# AVAILABLE DATA:
= Beginning of Section =
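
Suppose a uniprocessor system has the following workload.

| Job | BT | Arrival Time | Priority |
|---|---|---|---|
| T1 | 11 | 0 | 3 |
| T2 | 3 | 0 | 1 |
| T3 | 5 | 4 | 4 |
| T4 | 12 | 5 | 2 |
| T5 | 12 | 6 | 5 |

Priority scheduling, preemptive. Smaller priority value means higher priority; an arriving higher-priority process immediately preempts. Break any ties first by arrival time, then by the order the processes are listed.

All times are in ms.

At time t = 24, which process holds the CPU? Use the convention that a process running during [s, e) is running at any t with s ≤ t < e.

T1

Timeline: | T2 0-3 | T1 3-5 | T4 5-17 | T1 17-26 | T3 26-31 | T5 31-43 |
Completion: T1=26  T2=3  T3=31  T4=17  T5=43
Turnaround (C−A): T1=26  T2=3  T3=27  T4=12  T5=37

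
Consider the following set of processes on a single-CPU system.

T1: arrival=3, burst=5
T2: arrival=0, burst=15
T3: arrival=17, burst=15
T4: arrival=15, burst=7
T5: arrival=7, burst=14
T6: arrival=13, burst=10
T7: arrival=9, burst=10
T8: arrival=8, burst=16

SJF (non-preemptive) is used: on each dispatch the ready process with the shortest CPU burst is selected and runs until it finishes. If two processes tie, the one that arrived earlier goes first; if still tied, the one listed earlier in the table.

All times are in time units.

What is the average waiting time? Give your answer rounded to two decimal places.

Gantt: | T2 0-15 | T1 15-20 | T4 20-27 | T7 27-37 | T6 37-47 | T5 47-61 | T3 61-76 | T8 76-92 |
Completion: T1=20  T2=15  T3=76  T4=27  T5=61  T6=47  T7=37  T8=92
Waiting times: T1=12, T2=0, T3=44, T4=5, T5=40, T6=24, T7=18, T8=68
Average waiting = (12+0+44+5+40+24+18+68) / 8 = 211/8 = 26.38

26.38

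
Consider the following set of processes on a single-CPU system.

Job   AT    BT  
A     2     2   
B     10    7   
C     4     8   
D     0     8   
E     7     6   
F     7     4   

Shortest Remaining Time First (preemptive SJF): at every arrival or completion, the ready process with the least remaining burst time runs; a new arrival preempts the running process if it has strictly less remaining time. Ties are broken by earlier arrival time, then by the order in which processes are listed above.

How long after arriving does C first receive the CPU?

Gantt: | D 0-2 | A 2-4 | D 4-10 | F 10-14 | E 14-20 | B 20-27 | C 27-35 |
Completion: A=4  B=27  C=35  D=10  E=20  F=14
Turnaround (C−A): A=2  B=17  C=31  D=10  E=13  F=7
Response(C) = first start − arrival = 27 − 4 = 23

23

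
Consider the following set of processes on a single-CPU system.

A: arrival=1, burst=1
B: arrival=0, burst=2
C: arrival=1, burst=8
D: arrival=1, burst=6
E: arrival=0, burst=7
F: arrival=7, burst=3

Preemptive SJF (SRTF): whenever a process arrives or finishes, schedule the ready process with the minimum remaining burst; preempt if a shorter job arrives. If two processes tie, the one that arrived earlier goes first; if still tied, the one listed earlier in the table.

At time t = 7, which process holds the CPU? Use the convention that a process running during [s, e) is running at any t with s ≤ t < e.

D

Schedule: | B 0-2 | A 2-3 | D 3-9 | F 9-12 | E 12-19 | C 19-27 |
Completion: A=3  B=2  C=27  D=9  E=19  F=12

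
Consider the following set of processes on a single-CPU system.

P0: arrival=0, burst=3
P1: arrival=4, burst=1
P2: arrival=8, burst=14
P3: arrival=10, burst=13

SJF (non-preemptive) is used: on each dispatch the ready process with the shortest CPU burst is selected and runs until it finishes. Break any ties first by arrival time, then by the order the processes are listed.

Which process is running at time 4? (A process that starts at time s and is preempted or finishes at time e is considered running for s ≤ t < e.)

P1

Timeline: | P0 0-3 | idle 3-4 | P1 4-5 | idle 5-8 | P2 8-22 | P3 22-35 |
Completion: P0=3  P1=5  P2=22  P3=35
Turnaround (C−A): P0=3  P1=1  P2=14  P3=25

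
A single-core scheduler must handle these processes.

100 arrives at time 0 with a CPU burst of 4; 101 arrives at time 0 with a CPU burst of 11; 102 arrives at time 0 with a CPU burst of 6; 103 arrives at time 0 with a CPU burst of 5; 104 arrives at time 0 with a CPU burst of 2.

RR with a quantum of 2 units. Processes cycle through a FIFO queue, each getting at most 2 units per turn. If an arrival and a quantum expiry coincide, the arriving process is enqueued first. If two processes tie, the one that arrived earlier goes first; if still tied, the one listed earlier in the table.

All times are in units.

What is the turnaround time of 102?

Timeline: | 100 0-2 | 101 2-4 | 102 4-6 | 103 6-8 | 104 8-10 | 100 10-12 | 101 12-14 | 102 14-16 | 103 16-18 | 101 18-20 | 102 20-22 | 103 22-23 | 101 23-28 |
Completion: 100=12  101=28  102=22  103=23  104=10
Turnaround (C−A): 100=12  101=28  102=22  103=23  104=10
Turnaround(102) = completion − arrival = 22 − 0 = 22

22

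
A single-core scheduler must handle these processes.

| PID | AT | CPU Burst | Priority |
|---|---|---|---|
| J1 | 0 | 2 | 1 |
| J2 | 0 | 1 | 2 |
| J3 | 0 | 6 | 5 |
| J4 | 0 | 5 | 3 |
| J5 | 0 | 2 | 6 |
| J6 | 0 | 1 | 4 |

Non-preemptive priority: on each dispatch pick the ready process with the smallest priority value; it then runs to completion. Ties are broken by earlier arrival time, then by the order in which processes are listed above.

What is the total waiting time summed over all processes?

37

Timeline: | J1 0-2 | J2 2-3 | J4 3-8 | J6 8-9 | J3 9-15 | J5 15-17 |
Completion: J1=2  J2=3  J3=15  J4=8  J5=17  J6=9
Waiting = turnaround − burst: J1=0, J2=2, J3=9, J4=3, J5=15, J6=8
Total waiting = 0 + 2 + 9 + 3 + 15 + 8 = 37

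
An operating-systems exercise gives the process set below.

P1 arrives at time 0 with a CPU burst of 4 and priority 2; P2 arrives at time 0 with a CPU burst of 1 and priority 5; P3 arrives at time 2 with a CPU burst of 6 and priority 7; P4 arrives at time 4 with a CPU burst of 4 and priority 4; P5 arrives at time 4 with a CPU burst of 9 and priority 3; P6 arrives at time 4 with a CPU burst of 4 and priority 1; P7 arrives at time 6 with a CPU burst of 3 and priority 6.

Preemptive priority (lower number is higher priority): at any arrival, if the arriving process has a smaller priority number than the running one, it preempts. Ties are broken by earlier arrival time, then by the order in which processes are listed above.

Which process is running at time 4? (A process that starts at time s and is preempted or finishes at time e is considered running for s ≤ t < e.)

Schedule: | P1 0-4 | P6 4-8 | P5 8-17 | P4 17-21 | P2 21-22 | P7 22-25 | P3 25-31 |
Completion: P1=4  P2=22  P3=31  P4=21  P5=17  P6=8  P7=25
Turnaround (C−A): P1=4  P2=22  P3=29  P4=17  P5=13  P6=4  P7=19

P6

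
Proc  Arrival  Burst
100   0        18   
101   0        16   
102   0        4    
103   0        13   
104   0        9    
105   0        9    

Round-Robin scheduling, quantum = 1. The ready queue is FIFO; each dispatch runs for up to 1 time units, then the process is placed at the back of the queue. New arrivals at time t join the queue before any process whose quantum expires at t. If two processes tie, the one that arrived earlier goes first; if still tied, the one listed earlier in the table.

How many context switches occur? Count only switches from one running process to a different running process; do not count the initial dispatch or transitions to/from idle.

67

Gantt: | 100 0-1 | 101 1-2 | 102 2-3 | 103 3-4 | 104 4-5 | 105 5-6 | 100 6-7 | 101 7-8 | 102 8-9 | 103 9-10 | 104 10-11 | 105 11-12 | 100 12-13 | 101 13-14 | 102 14-15 | 103 15-16 | 104 16-17 | 105 17-18 | 100 18-19 | 101 19-20 | 102 20-21 | 103 21-22 | 104 22-23 | 105 23-24 | 100 24-25 | 101 25-26 | 103 26-27 | 104 27-28 | 105 28-29 | 100 29-30 | 101 30-31 | 103 31-32 | 104 32-33 | 105 33-34 | 100 34-35 | 101 35-36 | 103 36-37 | 104 37-38 | 105 38-39 | 100 39-40 | 101 40-41 | 103 41-42 | 104 42-43 | 105 43-44 | 100 44-45 | 101 45-46 | 103 46-47 | 104 47-48 | 105 48-49 | 100 49-50 | 101 50-51 | 103 51-52 | 100 52-53 | 101 53-54 | 103 54-55 | 100 55-56 | 101 56-57 | 103 57-58 | 100 58-59 | 101 59-60 | 103 60-61 | 100 61-62 | 101 62-63 | 100 63-64 | 101 64-65 | 100 65-66 | 101 66-67 | 100 67-69 |
Completion: 100=69  101=67  102=21  103=61  104=48  105=49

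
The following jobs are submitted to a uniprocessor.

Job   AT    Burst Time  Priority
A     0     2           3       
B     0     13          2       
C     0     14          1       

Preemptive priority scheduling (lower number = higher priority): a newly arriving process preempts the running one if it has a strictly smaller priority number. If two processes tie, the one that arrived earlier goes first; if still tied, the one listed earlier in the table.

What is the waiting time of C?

0

Gantt: | C 0-14 | B 14-27 | A 27-29 |
Completion: A=29  B=27  C=14
Waiting(C) = turnaround − burst = 14 − 14 = 0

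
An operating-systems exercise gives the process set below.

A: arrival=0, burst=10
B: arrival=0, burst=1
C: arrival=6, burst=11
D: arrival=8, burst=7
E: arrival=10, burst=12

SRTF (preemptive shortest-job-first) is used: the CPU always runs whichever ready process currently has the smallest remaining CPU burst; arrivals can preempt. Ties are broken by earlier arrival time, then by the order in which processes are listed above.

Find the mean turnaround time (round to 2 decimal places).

Timeline: | B 0-1 | A 1-11 | D 11-18 | C 18-29 | E 29-41 |
Completion: A=11  B=1  C=29  D=18  E=41
Turnaround (C−A): A=11  B=1  C=23  D=10  E=31
Turnaround times: A=11, B=1, C=23, D=10, E=31
Average turnaround = (11+1+23+10+31) / 5 = 76/5 = 15.20

15.20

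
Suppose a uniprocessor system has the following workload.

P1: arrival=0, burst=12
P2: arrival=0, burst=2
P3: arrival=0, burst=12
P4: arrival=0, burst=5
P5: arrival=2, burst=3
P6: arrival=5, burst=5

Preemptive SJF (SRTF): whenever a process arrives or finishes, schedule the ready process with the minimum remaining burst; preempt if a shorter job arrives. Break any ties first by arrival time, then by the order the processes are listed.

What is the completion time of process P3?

39

Gantt: | P2 0-2 | P5 2-5 | P4 5-10 | P6 10-15 | P1 15-27 | P3 27-39 |
Completion: P1=27  P2=2  P3=39  P4=10  P5=5  P6=15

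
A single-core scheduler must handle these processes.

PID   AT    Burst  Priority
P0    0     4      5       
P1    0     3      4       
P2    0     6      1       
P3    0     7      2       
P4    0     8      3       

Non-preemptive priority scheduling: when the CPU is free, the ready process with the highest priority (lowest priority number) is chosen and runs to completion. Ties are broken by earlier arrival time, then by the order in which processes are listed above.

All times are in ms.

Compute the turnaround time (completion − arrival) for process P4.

21

Timeline: | P2 0-6 | P3 6-13 | P4 13-21 | P1 21-24 | P0 24-28 |
Completion: P0=28  P1=24  P2=6  P3=13  P4=21
Turnaround (C−A): P0=28  P1=24  P2=6  P3=13  P4=21
Turnaround(P4) = completion − arrival = 21 − 0 = 21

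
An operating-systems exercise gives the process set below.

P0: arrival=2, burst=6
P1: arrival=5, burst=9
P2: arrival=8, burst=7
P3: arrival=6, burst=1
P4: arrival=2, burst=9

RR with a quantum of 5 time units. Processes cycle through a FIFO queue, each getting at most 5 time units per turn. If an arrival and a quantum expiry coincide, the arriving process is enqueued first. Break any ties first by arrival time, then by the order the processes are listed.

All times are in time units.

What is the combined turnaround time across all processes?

Timeline: | idle 0-2 | P0 2-7 | P4 7-12 | P1 12-17 | P3 17-18 | P0 18-19 | P2 19-24 | P4 24-28 | P1 28-32 | P2 32-34 |
Completion: P0=19  P1=32  P2=34  P3=18  P4=28
Turnaround = completion − arrival: P0=17, P1=27, P2=26, P3=12, P4=26
Total turnaround = 17 + 27 + 26 + 12 + 26 = 108

108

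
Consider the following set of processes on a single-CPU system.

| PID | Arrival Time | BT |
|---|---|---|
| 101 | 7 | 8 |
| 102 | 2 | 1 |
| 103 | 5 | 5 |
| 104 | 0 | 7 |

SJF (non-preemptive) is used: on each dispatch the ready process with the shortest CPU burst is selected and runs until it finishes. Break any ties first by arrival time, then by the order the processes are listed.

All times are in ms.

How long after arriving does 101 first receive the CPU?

6

Timeline: | 104 0-7 | 102 7-8 | 103 8-13 | 101 13-21 |
Completion: 101=21  102=8  103=13  104=7
Response(101) = first start − arrival = 13 − 7 = 6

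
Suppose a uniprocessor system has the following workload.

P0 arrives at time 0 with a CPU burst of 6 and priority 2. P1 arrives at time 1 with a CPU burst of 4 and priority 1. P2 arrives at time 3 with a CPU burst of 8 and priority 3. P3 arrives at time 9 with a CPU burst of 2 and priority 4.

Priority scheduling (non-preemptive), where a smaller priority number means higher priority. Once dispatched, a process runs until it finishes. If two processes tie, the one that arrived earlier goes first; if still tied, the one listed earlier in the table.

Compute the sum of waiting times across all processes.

21

Timeline: | P0 0-6 | P1 6-10 | P2 10-18 | P3 18-20 |
Completion: P0=6  P1=10  P2=18  P3=20
Turnaround (C−A): P0=6  P1=9  P2=15  P3=11
Waiting = turnaround − burst: P0=0, P1=5, P2=7, P3=9
Total waiting = 0 + 5 + 7 + 9 = 21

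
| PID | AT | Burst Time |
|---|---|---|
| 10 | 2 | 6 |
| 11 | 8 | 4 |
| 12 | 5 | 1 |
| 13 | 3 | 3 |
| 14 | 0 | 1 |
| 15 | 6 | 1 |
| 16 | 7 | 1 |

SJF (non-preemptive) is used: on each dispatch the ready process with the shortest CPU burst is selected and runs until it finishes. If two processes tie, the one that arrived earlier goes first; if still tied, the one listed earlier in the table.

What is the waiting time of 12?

Gantt: | 14 0-1 | idle 1-2 | 10 2-8 | 12 8-9 | 15 9-10 | 16 10-11 | 13 11-14 | 11 14-18 |
Completion: 10=8  11=18  12=9  13=14  14=1  15=10  16=11
Waiting(12) = turnaround − burst = 4 − 1 = 3

3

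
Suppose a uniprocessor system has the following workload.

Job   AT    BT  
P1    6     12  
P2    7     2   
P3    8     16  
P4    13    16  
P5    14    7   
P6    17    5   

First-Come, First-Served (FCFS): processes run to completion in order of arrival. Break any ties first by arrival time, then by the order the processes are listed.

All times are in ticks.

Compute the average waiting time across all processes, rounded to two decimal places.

Schedule: | idle 0-6 | P1 6-18 | P2 18-20 | P3 20-36 | P4 36-52 | P5 52-59 | P6 59-64 |
Completion: P1=18  P2=20  P3=36  P4=52  P5=59  P6=64
Turnaround (C−A): P1=12  P2=13  P3=28  P4=39  P5=45  P6=47
Waiting times: P1=0, P2=11, P3=12, P4=23, P5=38, P6=42
Average waiting = (0+11+12+23+38+42) / 6 = 126/6 = 21.00

21.00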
= End of Section =
# ASSIGNMENT:
How many lines of these records include the word "enqueued"? Only the number should be written.

# EXPECTED OUTPUT:
2